• INSTRUCTIONS FOR THE TASK:
Which lines in the records below mention the word "Answer"? Copy each one out.

*** LISTED ENTRIES

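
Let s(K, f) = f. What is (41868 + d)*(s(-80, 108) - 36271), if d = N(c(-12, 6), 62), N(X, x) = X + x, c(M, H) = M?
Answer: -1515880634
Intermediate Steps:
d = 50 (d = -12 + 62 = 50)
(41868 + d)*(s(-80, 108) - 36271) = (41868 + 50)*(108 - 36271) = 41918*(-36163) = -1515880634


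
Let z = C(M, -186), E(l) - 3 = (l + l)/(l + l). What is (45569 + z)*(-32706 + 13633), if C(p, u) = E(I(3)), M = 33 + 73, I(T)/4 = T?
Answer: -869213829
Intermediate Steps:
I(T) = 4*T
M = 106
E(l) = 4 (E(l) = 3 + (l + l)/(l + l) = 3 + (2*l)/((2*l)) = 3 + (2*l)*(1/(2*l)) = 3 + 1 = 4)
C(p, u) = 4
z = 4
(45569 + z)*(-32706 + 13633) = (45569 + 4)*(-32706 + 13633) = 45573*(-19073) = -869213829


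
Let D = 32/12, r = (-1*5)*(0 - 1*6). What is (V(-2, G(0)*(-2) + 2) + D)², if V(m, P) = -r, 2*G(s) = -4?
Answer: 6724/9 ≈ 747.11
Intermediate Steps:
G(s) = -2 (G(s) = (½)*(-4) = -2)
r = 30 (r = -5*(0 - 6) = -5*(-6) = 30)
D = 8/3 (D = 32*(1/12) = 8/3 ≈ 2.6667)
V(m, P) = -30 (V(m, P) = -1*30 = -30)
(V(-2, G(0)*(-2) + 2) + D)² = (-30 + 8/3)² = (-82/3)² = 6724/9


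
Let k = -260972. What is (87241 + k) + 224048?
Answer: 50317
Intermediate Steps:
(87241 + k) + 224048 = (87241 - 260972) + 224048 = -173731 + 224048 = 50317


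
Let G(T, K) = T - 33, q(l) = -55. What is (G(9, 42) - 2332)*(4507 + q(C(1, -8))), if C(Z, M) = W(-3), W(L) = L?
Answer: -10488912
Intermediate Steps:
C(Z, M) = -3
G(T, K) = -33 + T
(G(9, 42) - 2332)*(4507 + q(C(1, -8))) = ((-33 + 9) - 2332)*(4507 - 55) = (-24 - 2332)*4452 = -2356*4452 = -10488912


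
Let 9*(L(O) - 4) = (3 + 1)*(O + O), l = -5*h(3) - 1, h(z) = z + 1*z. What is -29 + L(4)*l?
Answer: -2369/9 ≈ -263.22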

******

• FINISHED EXERCISE:
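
Answer: -1515880634
Answer: -869213829
Answer: 6724/9 ≈ 747.11
Answer: 50317
Answer: -10488912
Answer: -2369/9 ≈ -263.22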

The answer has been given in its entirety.